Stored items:
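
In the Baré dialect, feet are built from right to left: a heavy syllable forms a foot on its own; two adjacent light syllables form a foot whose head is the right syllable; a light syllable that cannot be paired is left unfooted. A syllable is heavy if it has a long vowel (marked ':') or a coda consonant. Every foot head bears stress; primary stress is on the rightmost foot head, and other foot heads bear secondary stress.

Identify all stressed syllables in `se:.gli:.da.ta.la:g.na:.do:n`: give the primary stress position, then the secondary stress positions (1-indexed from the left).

primary 7, secondary 1, 2, 4, 5, 6

Weights: 1 se: H, 2 gli: H, 3 da L, 4 ta L, 5 la:g H, 6 na: H, 7 do:n H.
Parse right to left (heavy = foot alone; LL = one foot; stranded L unfooted): (ˈse:) (ˈgli:) (da.ˈta) (ˈla:g) (ˈna:) (ˈdo:n).
Foot heads: 1, 2, 4, 5, 6, 7.
Primary stress on the rightmost head = syllable 7.
Secondary stress on 1, 2, 4, 5, 6: ˌse:.ˌgli:.da.ˌta.ˌla:g.ˌna:.ˈdo:n.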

→ **WORK ITEM**:
Return, word for word, the line containing "Identify all stressed" and all lines after it through the last line of the records, and nothing else.

→ **EXPECTED OUTPUT**:
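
Identify all stressed syllables in `se:.gli:.da.ta.la:g.na:.do:n`: give the primary stress position, then the secondary stress positions (1-indexed from the left).

primary 7, secondary 1, 2, 4, 5, 6

Weights: 1 se: H, 2 gli: H, 3 da L, 4 ta L, 5 la:g H, 6 na: H, 7 do:n H.
Parse right to left (heavy = foot alone; LL = one foot; stranded L unfooted): (ˈse:) (ˈgli:) (da.ˈta) (ˈla:g) (ˈna:) (ˈdo:n).
Foot heads: 1, 2, 4, 5, 6, 7.
Primary stress on the rightmost head = syllable 7.
Secondary stress on 1, 2, 4, 5, 6: ˌse:.ˌgli:.da.ˌta.ˌla:g.ˌna:.ˈdo:n.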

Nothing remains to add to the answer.